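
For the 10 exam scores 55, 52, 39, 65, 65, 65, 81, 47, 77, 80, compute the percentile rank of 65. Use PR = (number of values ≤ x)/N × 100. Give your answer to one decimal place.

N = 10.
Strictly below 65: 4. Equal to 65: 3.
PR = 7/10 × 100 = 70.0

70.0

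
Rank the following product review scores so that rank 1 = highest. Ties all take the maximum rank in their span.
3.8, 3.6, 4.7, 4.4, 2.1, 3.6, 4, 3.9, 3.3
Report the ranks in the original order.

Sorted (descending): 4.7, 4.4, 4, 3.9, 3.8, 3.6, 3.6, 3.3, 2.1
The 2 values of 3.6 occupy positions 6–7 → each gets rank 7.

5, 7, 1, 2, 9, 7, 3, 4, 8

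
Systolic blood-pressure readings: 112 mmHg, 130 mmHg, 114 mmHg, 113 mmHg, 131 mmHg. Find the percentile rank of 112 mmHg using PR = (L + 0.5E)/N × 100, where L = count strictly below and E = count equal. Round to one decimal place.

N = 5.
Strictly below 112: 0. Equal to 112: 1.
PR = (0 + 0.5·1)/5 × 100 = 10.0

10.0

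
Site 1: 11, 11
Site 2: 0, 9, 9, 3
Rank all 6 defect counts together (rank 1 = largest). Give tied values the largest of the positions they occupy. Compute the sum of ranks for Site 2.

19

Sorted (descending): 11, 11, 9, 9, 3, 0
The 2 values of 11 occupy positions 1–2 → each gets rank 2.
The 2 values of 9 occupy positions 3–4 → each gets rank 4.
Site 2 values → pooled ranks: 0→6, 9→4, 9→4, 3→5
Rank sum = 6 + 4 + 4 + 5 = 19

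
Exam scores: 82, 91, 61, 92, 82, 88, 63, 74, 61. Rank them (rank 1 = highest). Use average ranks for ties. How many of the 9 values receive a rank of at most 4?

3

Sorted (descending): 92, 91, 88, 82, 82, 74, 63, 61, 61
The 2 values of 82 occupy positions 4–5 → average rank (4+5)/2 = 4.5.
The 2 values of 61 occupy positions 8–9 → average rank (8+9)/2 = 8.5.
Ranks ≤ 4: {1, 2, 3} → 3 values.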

• **Exercise goal**
Return the entries above exactly, each one complete.

• **Result of this exercise**
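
For the 10 exam scores 55, 52, 39, 65, 65, 65, 81, 47, 77, 80, compute the percentile rank of 65. Use PR = (number of values ≤ x)/N × 100. Give your answer to one decimal place.

N = 10.
Strictly below 65: 4. Equal to 65: 3.
PR = 7/10 × 100 = 70.0

70.0

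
Rank the following product review scores so that rank 1 = highest. Ties all take the maximum rank in their span.
3.8, 3.6, 4.7, 4.4, 2.1, 3.6, 4, 3.9, 3.3
Report the ranks in the original order.

Sorted (descending): 4.7, 4.4, 4, 3.9, 3.8, 3.6, 3.6, 3.3, 2.1
The 2 values of 3.6 occupy positions 6–7 → each gets rank 7.

5, 7, 1, 2, 9, 7, 3, 4, 8

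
Systolic blood-pressure readings: 112 mmHg, 130 mmHg, 114 mmHg, 113 mmHg, 131 mmHg. Find the percentile rank of 112 mmHg using PR = (L + 0.5E)/N × 100, where L = count strictly below and E = count equal. Round to one decimal place.

N = 5.
Strictly below 112: 0. Equal to 112: 1.
PR = (0 + 0.5·1)/5 × 100 = 10.0

10.0

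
Site 1: 11, 11
Site 2: 0, 9, 9, 3
Rank all 6 defect counts together (rank 1 = largest). Give tied values the largest of the positions they occupy. Compute the sum of ranks for Site 2.

19

Sorted (descending): 11, 11, 9, 9, 3, 0
The 2 values of 11 occupy positions 1–2 → each gets rank 2.
The 2 values of 9 occupy positions 3–4 → each gets rank 4.
Site 2 values → pooled ranks: 0→6, 9→4, 9→4, 3→5
Rank sum = 6 + 4 + 4 + 5 = 19

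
Exam scores: 82, 91, 61, 92, 82, 88, 63, 74, 61. Rank them (rank 1 = highest). Use average ranks for ties. How many of the 9 values receive a rank of at most 4?

3

Sorted (descending): 92, 91, 88, 82, 82, 74, 63, 61, 61
The 2 values of 82 occupy positions 4–5 → average rank (4+5)/2 = 4.5.
The 2 values of 61 occupy positions 8–9 → average rank (8+9)/2 = 8.5.
Ranks ≤ 4: {1, 2, 3} → 3 values.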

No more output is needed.